> **TASK DESCRIPTION**
Take the data below and repeat it exactly.

(Dataset entries)
###

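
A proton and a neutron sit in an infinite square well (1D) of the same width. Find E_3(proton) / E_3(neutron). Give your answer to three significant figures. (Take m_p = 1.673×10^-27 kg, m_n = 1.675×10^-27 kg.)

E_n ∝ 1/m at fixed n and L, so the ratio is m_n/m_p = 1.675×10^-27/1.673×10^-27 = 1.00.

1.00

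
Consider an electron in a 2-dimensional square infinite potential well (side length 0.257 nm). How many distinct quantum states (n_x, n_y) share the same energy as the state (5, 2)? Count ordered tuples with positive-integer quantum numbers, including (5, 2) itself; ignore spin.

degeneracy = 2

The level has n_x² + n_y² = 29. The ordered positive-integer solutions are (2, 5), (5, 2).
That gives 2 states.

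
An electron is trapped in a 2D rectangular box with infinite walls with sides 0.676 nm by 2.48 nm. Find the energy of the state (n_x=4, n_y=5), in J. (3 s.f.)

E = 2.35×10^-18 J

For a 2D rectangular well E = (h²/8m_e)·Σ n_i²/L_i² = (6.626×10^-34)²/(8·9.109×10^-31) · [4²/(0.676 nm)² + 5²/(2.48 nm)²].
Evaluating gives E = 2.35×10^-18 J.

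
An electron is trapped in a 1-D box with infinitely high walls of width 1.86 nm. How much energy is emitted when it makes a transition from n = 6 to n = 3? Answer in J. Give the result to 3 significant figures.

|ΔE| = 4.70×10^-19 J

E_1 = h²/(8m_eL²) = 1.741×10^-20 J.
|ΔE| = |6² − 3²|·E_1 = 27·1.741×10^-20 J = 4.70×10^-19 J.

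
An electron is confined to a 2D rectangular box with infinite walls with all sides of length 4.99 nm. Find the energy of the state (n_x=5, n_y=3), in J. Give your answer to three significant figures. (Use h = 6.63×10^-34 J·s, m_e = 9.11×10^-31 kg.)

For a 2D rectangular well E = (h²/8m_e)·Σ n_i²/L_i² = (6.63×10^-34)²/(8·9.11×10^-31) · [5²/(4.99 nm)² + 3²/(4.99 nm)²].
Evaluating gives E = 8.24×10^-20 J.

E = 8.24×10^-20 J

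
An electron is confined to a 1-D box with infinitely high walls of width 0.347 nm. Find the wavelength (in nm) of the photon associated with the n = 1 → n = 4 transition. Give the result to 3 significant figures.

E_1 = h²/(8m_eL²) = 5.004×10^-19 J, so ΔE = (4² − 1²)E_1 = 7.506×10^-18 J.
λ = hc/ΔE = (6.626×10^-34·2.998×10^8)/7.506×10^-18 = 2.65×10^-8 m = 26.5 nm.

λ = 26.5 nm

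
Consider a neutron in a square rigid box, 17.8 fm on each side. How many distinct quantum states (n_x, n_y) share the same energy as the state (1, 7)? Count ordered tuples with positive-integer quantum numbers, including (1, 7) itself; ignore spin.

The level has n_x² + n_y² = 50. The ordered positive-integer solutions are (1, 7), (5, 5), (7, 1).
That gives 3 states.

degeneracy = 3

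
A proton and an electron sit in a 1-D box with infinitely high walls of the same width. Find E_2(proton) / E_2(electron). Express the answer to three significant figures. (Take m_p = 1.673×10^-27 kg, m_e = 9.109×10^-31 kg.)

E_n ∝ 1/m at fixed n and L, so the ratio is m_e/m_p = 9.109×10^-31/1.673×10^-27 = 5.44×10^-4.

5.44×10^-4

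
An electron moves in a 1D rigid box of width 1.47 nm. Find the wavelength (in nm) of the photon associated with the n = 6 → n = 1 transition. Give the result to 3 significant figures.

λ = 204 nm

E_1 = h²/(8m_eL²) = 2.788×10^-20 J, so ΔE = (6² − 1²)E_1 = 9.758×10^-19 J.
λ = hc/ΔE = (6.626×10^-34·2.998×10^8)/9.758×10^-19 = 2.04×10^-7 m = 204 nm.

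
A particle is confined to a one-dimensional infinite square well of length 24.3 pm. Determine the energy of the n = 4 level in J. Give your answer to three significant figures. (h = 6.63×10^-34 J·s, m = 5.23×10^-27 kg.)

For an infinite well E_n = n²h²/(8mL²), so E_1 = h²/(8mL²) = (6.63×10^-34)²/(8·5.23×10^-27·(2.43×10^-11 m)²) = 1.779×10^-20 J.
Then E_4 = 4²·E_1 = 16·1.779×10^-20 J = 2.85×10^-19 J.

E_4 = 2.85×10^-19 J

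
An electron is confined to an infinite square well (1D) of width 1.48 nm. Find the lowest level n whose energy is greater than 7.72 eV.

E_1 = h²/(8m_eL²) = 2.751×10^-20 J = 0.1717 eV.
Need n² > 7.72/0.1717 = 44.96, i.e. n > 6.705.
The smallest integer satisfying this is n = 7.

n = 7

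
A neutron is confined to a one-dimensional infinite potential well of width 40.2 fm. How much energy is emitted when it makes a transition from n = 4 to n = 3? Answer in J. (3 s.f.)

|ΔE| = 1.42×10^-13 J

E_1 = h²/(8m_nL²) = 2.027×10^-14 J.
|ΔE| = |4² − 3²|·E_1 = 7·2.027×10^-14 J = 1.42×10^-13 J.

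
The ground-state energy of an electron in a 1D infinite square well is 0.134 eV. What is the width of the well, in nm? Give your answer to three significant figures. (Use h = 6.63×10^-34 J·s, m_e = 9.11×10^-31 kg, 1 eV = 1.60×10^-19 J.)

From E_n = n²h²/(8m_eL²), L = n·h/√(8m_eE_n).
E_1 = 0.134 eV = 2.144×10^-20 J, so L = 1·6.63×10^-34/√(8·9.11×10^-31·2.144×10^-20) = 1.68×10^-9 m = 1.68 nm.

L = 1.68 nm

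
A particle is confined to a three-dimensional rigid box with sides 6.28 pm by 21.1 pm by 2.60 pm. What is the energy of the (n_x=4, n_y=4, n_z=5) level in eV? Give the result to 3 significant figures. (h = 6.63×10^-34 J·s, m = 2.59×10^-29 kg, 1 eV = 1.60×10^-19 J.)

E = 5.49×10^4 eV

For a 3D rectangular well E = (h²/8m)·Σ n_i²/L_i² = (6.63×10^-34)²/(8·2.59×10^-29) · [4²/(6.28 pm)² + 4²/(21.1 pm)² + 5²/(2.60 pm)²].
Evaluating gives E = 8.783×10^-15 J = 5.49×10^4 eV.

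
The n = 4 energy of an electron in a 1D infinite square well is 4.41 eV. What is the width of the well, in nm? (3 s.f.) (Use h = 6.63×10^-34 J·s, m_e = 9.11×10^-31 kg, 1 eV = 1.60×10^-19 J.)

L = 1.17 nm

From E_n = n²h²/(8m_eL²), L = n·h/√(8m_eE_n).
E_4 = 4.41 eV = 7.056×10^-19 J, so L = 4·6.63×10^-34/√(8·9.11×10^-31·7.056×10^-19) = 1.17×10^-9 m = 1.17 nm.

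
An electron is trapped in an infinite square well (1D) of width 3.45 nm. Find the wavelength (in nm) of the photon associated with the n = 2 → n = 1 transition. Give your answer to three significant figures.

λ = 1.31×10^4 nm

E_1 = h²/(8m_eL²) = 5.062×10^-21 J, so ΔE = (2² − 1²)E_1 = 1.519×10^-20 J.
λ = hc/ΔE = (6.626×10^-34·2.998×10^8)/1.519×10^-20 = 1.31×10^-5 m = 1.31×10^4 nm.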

###

> **WRITTEN SOLUTION**
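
A proton and a neutron sit in an infinite square well (1D) of the same width. Find E_3(proton) / E_3(neutron). Give your answer to three significant figures. (Take m_p = 1.673×10^-27 kg, m_n = 1.675×10^-27 kg.)

E_n ∝ 1/m at fixed n and L, so the ratio is m_n/m_p = 1.675×10^-27/1.673×10^-27 = 1.00.

1.00

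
Consider an electron in a 2-dimensional square infinite potential well (side length 0.257 nm). How many distinct quantum states (n_x, n_y) share the same energy as the state (5, 2)? Count ordered tuples with positive-integer quantum numbers, including (5, 2) itself; ignore spin.

degeneracy = 2

The level has n_x² + n_y² = 29. The ordered positive-integer solutions are (2, 5), (5, 2).
That gives 2 states.

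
An electron is trapped in a 2D rectangular box with infinite walls with sides 0.676 nm by 2.48 nm. Find the energy of the state (n_x=4, n_y=5), in J. (3 s.f.)

E = 2.35×10^-18 J

For a 2D rectangular well E = (h²/8m_e)·Σ n_i²/L_i² = (6.626×10^-34)²/(8·9.109×10^-31) · [4²/(0.676 nm)² + 5²/(2.48 nm)²].
Evaluating gives E = 2.35×10^-18 J.

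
An electron is trapped in a 1-D box with infinitely high walls of width 1.86 nm. How much energy is emitted when it makes a transition from n = 6 to n = 3? Answer in J. Give the result to 3 significant figures.

|ΔE| = 4.70×10^-19 J

E_1 = h²/(8m_eL²) = 1.741×10^-20 J.
|ΔE| = |6² − 3²|·E_1 = 27·1.741×10^-20 J = 4.70×10^-19 J.

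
An electron is confined to a 2D rectangular box with infinite walls with all sides of length 4.99 nm. Find the energy of the state (n_x=5, n_y=3), in J. Give your answer to three significant figures. (Use h = 6.63×10^-34 J·s, m_e = 9.11×10^-31 kg.)

For a 2D rectangular well E = (h²/8m_e)·Σ n_i²/L_i² = (6.63×10^-34)²/(8·9.11×10^-31) · [5²/(4.99 nm)² + 3²/(4.99 nm)²].
Evaluating gives E = 8.24×10^-20 J.

E = 8.24×10^-20 J

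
An electron is confined to a 1-D box with infinitely high walls of width 0.347 nm. Find the wavelength (in nm) of the photon associated with the n = 1 → n = 4 transition. Give the result to 3 significant figures.

E_1 = h²/(8m_eL²) = 5.004×10^-19 J, so ΔE = (4² − 1²)E_1 = 7.506×10^-18 J.
λ = hc/ΔE = (6.626×10^-34·2.998×10^8)/7.506×10^-18 = 2.65×10^-8 m = 26.5 nm.

λ = 26.5 nm

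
Consider a neutron in a square rigid box, 17.8 fm on each side. How many distinct quantum states (n_x, n_y) share the same energy as the state (1, 7)? Count ordered tuples with positive-integer quantum numbers, including (1, 7) itself; ignore spin.

The level has n_x² + n_y² = 50. The ordered positive-integer solutions are (1, 7), (5, 5), (7, 1).
That gives 3 states.

degeneracy = 3

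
A proton and an electron sit in a 1-D box with infinitely high walls of the same width. Find E_2(proton) / E_2(electron). Express the answer to three significant figures. (Take m_p = 1.673×10^-27 kg, m_e = 9.109×10^-31 kg.)

E_n ∝ 1/m at fixed n and L, so the ratio is m_e/m_p = 9.109×10^-31/1.673×10^-27 = 5.44×10^-4.

5.44×10^-4

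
An electron moves in a 1D rigid box of width 1.47 nm. Find the wavelength (in nm) of the photon associated with the n = 6 → n = 1 transition. Give the result to 3 significant figures.

λ = 204 nm

E_1 = h²/(8m_eL²) = 2.788×10^-20 J, so ΔE = (6² − 1²)E_1 = 9.758×10^-19 J.
λ = hc/ΔE = (6.626×10^-34·2.998×10^8)/9.758×10^-19 = 2.04×10^-7 m = 204 nm.

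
A particle is confined to a one-dimensional infinite square well of length 24.3 pm. Determine the energy of the n = 4 level in J. Give your answer to three significant figures. (h = 6.63×10^-34 J·s, m = 5.23×10^-27 kg.)

For an infinite well E_n = n²h²/(8mL²), so E_1 = h²/(8mL²) = (6.63×10^-34)²/(8·5.23×10^-27·(2.43×10^-11 m)²) = 1.779×10^-20 J.
Then E_4 = 4²·E_1 = 16·1.779×10^-20 J = 2.85×10^-19 J.

E_4 = 2.85×10^-19 J

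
An electron is confined to an infinite square well (1D) of width 1.48 nm. Find the lowest level n whose energy is greater than 7.72 eV.

E_1 = h²/(8m_eL²) = 2.751×10^-20 J = 0.1717 eV.
Need n² > 7.72/0.1717 = 44.96, i.e. n > 6.705.
The smallest integer satisfying this is n = 7.

n = 7

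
A neutron is confined to a one-dimensional infinite potential well of width 40.2 fm. How much energy is emitted when it makes a transition from n = 4 to n = 3? Answer in J. (3 s.f.)

|ΔE| = 1.42×10^-13 J

E_1 = h²/(8m_nL²) = 2.027×10^-14 J.
|ΔE| = |4² − 3²|·E_1 = 7·2.027×10^-14 J = 1.42×10^-13 J.

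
The ground-state energy of an electron in a 1D infinite square well is 0.134 eV. What is the width of the well, in nm? Give your answer to three significant figures. (Use h = 6.63×10^-34 J·s, m_e = 9.11×10^-31 kg, 1 eV = 1.60×10^-19 J.)

From E_n = n²h²/(8m_eL²), L = n·h/√(8m_eE_n).
E_1 = 0.134 eV = 2.144×10^-20 J, so L = 1·6.63×10^-34/√(8·9.11×10^-31·2.144×10^-20) = 1.68×10^-9 m = 1.68 nm.

L = 1.68 nm

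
A particle is confined to a three-dimensional rigid box with sides 6.28 pm by 21.1 pm by 2.60 pm. What is the energy of the (n_x=4, n_y=4, n_z=5) level in eV? Give the result to 3 significant figures. (h = 6.63×10^-34 J·s, m = 2.59×10^-29 kg, 1 eV = 1.60×10^-19 J.)

E = 5.49×10^4 eV

For a 3D rectangular well E = (h²/8m)·Σ n_i²/L_i² = (6.63×10^-34)²/(8·2.59×10^-29) · [4²/(6.28 pm)² + 4²/(21.1 pm)² + 5²/(2.60 pm)²].
Evaluating gives E = 8.783×10^-15 J = 5.49×10^4 eV.

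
The n = 4 energy of an electron in a 1D infinite square well is 4.41 eV. What is the width of the well, in nm? (3 s.f.) (Use h = 6.63×10^-34 J·s, m_e = 9.11×10^-31 kg, 1 eV = 1.60×10^-19 J.)

L = 1.17 nm

From E_n = n²h²/(8m_eL²), L = n·h/√(8m_eE_n).
E_4 = 4.41 eV = 7.056×10^-19 J, so L = 4·6.63×10^-34/√(8·9.11×10^-31·7.056×10^-19) = 1.17×10^-9 m = 1.17 nm.

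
An electron is trapped in an infinite square well (1D) of width 3.45 nm. Find the wavelength (in nm) of the photon associated with the n = 2 → n = 1 transition. Give your answer to three significant figures.

λ = 1.31×10^4 nm

E_1 = h²/(8m_eL²) = 5.062×10^-21 J, so ΔE = (2² − 1²)E_1 = 1.519×10^-20 J.
λ = hc/ΔE = (6.626×10^-34·2.998×10^8)/1.519×10^-20 = 1.31×10^-5 m = 1.31×10^4 nm.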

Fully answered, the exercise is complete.